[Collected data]
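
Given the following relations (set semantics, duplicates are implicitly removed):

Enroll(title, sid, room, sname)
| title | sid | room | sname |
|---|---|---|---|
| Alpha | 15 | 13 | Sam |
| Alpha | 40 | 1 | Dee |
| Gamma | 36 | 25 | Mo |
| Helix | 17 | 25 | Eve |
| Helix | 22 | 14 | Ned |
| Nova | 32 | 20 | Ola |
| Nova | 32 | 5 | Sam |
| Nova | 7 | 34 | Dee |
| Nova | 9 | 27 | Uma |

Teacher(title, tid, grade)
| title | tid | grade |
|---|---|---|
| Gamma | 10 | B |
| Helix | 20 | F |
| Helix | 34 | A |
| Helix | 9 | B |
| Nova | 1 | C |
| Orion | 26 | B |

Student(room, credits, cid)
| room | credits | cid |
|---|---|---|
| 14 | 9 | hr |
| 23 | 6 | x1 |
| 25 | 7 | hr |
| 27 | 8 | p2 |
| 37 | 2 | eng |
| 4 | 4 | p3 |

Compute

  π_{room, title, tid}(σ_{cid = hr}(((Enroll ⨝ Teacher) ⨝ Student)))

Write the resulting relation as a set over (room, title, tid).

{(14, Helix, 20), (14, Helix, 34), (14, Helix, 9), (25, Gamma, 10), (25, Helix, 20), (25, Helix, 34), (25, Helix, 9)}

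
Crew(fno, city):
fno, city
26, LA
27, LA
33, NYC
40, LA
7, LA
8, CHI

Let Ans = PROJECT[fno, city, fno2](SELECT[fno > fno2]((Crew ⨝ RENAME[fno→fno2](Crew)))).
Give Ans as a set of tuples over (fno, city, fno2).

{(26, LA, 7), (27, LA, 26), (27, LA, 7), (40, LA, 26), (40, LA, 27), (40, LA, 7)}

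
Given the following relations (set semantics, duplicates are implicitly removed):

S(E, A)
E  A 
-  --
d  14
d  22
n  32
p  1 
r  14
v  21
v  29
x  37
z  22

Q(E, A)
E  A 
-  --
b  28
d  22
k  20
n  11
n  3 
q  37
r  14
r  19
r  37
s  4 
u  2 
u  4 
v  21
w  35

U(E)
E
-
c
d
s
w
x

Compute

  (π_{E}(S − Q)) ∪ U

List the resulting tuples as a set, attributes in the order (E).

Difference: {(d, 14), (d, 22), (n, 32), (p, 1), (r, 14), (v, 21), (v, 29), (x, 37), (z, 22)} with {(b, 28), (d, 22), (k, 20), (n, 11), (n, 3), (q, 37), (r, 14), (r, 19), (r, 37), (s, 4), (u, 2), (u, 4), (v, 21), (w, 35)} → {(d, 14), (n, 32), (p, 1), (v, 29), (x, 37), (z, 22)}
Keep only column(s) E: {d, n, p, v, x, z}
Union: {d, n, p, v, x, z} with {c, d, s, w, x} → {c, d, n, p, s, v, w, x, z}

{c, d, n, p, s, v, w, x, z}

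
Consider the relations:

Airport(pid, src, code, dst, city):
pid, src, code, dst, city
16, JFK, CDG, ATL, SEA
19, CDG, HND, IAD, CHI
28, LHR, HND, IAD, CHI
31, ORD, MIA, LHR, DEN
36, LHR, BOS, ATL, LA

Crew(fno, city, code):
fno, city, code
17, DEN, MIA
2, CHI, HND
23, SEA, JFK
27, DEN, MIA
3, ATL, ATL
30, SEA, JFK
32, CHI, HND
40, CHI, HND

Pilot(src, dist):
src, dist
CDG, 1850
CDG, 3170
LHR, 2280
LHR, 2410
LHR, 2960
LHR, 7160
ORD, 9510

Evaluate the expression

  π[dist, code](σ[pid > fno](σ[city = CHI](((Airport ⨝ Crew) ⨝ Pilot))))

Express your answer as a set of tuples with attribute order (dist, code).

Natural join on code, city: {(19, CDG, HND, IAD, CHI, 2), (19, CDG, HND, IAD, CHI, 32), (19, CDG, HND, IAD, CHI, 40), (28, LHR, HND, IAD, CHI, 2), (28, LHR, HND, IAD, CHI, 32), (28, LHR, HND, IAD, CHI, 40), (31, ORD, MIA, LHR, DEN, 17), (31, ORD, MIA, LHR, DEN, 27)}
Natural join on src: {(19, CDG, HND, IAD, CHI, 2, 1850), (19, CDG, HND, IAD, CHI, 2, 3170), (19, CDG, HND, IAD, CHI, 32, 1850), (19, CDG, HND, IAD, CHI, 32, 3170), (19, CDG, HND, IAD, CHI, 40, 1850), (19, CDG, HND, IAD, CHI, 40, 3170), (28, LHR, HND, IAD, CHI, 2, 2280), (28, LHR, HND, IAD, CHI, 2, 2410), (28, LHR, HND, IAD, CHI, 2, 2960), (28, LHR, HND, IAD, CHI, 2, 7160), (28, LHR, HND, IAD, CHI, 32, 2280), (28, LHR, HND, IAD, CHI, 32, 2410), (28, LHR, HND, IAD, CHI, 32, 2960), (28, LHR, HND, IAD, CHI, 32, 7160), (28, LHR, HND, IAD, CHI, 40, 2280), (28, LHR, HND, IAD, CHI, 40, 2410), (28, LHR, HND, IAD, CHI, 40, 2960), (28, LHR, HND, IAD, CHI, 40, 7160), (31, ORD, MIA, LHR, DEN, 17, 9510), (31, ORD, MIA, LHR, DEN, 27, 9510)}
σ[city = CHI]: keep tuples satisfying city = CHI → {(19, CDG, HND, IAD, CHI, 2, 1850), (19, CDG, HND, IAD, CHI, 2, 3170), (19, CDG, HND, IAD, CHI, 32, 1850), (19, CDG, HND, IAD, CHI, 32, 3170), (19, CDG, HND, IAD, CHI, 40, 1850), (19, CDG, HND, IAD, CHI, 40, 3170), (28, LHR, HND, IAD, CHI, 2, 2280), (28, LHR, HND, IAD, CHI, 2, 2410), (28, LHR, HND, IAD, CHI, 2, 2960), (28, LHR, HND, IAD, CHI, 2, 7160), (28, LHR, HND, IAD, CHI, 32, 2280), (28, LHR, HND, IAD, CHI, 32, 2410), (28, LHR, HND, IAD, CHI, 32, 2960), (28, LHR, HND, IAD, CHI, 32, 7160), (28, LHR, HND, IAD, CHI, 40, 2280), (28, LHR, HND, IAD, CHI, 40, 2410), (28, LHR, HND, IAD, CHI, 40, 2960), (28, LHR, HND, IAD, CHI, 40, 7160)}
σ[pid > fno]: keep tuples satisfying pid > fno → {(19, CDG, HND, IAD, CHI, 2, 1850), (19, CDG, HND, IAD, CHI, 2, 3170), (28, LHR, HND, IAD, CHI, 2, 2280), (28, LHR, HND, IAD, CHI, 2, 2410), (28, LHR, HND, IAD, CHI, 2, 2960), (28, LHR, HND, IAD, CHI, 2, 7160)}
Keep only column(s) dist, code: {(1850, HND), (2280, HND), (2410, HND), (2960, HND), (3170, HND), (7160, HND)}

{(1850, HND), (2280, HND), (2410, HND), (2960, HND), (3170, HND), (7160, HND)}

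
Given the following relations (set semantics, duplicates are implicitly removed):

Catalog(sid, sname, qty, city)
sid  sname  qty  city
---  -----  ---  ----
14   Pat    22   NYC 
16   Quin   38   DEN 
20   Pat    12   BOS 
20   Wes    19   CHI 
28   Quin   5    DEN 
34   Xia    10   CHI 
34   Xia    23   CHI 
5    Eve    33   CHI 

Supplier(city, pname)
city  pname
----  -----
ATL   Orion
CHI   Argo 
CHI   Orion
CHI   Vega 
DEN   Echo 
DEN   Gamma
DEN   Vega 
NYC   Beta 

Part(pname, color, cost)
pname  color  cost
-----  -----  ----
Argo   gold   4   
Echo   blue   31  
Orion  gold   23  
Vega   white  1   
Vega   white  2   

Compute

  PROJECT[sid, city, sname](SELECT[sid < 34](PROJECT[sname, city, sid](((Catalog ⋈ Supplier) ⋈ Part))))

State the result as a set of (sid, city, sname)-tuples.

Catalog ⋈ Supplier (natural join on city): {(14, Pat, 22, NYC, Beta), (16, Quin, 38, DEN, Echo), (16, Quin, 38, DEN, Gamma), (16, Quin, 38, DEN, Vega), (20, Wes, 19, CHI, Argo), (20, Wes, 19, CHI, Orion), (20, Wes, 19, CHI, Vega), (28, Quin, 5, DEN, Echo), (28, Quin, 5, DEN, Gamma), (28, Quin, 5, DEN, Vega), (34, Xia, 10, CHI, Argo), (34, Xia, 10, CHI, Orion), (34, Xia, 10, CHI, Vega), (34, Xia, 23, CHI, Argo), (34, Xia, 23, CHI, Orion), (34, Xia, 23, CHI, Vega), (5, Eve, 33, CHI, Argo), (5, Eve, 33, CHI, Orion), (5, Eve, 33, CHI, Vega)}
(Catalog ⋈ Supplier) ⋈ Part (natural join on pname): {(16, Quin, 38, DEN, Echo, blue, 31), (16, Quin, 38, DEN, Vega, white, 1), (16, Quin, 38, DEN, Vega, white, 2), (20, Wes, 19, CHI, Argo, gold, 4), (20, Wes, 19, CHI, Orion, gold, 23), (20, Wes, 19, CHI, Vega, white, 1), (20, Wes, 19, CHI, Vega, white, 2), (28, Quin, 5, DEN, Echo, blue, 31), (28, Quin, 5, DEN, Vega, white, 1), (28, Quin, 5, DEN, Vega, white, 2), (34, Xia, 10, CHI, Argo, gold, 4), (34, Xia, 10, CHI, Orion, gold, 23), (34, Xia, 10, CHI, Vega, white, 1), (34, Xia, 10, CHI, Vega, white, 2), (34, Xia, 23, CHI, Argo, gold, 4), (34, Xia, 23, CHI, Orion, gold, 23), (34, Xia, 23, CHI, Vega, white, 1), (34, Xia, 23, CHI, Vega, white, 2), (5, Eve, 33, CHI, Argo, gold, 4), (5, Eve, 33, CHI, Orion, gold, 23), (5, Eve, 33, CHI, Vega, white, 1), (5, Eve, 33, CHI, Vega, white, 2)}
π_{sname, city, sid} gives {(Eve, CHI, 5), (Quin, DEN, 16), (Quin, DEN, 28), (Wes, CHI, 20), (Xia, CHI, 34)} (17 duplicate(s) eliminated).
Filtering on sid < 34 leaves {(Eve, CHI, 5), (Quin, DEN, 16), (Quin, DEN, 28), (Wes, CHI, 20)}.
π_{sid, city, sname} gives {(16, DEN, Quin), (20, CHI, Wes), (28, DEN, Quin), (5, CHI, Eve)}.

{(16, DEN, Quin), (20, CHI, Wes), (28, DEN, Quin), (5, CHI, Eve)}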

TO DO:
From the first line of the data above through the line containing "7 | 34 | Dee |", repeat each line exactly, and add nothing.

RESPONSE AREA:
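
Given the following relations (set semantics, duplicates are implicitly removed):

Enroll(title, sid, room, sname)
| title | sid | room | sname |
|---|---|---|---|
| Alpha | 15 | 13 | Sam |
| Alpha | 40 | 1 | Dee |
| Gamma | 36 | 25 | Mo |
| Helix | 17 | 25 | Eve |
| Helix | 22 | 14 | Ned |
| Nova | 32 | 20 | Ola |
| Nova | 32 | 5 | Sam |
| Nova | 7 | 34 | Dee |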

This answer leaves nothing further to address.